■ Instructions for the task ■
Among the lines below, count those that include "must", and state the count alone.
━━━━━ Supplied material
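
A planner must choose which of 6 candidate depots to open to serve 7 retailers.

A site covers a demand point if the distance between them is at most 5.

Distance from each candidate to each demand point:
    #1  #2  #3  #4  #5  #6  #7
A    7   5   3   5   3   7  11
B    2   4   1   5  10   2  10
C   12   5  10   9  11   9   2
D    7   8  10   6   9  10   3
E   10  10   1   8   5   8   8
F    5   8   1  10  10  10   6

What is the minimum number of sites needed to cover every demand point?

3

Coverage sets (demand points within 5 of each site):
  A: {#2, #3, #4, #5}
  B: {#1, #2, #3, #4, #6}
  C: {#2, #7}
  D: {#7}
  E: {#3, #5}
  F: {#1, #3}
No 2 sites suffice: every size-2 union leaves at least one demand point uncovered.
But {A, B, C} covers everything, so the minimum is 3.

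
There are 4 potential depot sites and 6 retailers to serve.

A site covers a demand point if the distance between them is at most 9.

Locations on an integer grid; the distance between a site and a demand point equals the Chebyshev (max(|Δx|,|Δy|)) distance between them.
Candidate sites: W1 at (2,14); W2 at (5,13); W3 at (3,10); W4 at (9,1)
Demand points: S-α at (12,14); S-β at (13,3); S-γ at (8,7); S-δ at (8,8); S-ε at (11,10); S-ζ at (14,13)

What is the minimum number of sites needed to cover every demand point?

Coverage sets (demand points within 9 of each site):
  W1: {S-γ, S-δ, S-ε}
  W2: {S-α, S-γ, S-δ, S-ε, S-ζ}
  W3: {S-α, S-γ, S-δ, S-ε}
  W4: {S-β, S-γ, S-δ, S-ε}
No single site covers all 6 demand points.
But {W2, W4} covers everything, so the minimum is 2.

2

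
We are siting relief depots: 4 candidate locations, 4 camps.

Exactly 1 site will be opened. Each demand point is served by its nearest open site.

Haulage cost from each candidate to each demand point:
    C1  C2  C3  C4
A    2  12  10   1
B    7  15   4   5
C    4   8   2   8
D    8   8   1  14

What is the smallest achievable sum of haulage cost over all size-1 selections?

22

Open {C}.
  C1→C 4, C2→C 8, C3→C 2, C4→C 8  ⇒ total 22.
Compare {A}: total 25.
Compare {B}: total 31.
No size-1 selection does better; minimum is 22.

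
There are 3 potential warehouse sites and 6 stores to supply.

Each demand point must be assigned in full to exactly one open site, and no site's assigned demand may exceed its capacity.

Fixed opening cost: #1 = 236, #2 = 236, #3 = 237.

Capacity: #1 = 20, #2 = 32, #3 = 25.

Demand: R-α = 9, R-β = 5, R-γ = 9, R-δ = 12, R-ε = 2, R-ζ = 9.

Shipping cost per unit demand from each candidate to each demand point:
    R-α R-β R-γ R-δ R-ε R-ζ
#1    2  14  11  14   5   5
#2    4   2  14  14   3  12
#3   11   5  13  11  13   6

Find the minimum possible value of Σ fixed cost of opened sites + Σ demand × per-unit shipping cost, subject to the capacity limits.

Open {#1, #2}; cheapest assignment that respects the capacities:
  #1 (cap 20, load 18): R-γ, R-ζ — cost 9×11 + 9×5 = 144
  #2 (cap 32, load 28): R-α, R-β, R-δ, R-ε — cost 9×4 + 5×2 + 12×14 + 2×3 = 220
  Shipping 364, fixed 472 → total 836.
  Any other capacity-feasible assignment to {#1, #2} ships for at least 364.
Compare {#2, #3}: its best feasible assignment gives total 837.
Compare {#1, #2, #3}: its best feasible assignment gives total 1028.
Every other set of open sites that can feasibly serve all demand totals ≥ 837 even under its best assignment. Minimum: 836.

836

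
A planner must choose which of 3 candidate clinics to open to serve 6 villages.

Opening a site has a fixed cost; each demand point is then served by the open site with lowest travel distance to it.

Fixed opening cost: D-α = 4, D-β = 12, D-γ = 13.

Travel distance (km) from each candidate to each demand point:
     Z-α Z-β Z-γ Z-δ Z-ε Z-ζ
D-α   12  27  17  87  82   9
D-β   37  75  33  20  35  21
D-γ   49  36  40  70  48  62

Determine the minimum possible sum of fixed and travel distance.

Open {D-α, D-β}: assign each demand point to its cheapest open site.
  Z-α→D-α 12, Z-β→D-α 27, Z-γ→D-α 17, Z-δ→D-β 20, Z-ε→D-β 35, Z-ζ→D-α 9
  travel distance 120, fixed 16 → total 136.
Compare {D-α, D-β, D-γ}: travel distance 120 + fixed 29 = 149.
Compare {D-α, D-γ}: travel distance 183 + fixed 17 = 200.
Compare {D-β, D-γ}: travel distance 182 + fixed 25 = 207.
All other subsets cost ≥ 149. Minimum total cost: 136.

136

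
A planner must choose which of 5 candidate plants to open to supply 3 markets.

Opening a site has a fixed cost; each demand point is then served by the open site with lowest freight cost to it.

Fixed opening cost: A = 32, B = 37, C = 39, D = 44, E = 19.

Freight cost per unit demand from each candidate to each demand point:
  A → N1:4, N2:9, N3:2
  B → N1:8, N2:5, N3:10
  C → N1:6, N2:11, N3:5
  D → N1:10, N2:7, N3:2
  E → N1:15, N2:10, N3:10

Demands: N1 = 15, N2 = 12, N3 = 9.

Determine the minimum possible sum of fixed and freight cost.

Open {A, B}: assign each demand point to its cheapest open site.
  N1→A 15×4=60, N2→B 12×5=60, N3→A 9×2=18
  freight cost 138, fixed 69 → total 207.
Compare {A}: freight cost 186 + fixed 32 = 218.
Compare {A, B, E}: freight cost 138 + fixed 88 = 226.
Compare {A, E}: freight cost 186 + fixed 51 = 237.
All other subsets cost ≥ 218. Minimum total cost: 207.

207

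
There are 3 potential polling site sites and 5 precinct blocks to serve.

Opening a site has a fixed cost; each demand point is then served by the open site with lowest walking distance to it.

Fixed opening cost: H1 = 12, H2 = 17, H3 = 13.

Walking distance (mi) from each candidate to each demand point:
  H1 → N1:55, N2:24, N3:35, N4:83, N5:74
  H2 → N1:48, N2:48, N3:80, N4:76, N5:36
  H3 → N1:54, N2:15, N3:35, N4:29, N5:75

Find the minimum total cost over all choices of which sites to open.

Open {H2, H3}: assign each demand point to its cheapest open site.
  N1→H2 48, N2→H3 15, N3→H3 35, N4→H3 29, N5→H2 36
  walking distance 163, fixed 30 → total 193.
Compare {H1, H2, H3}: walking distance 163 + fixed 42 = 205.
Compare {H3}: walking distance 208 + fixed 13 = 221.
Compare {H1, H3}: walking distance 207 + fixed 25 = 232.
All other subsets cost ≥ 205. Minimum total cost: 193.

193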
━━━━━━━━━━
■ Solution to this task ■
4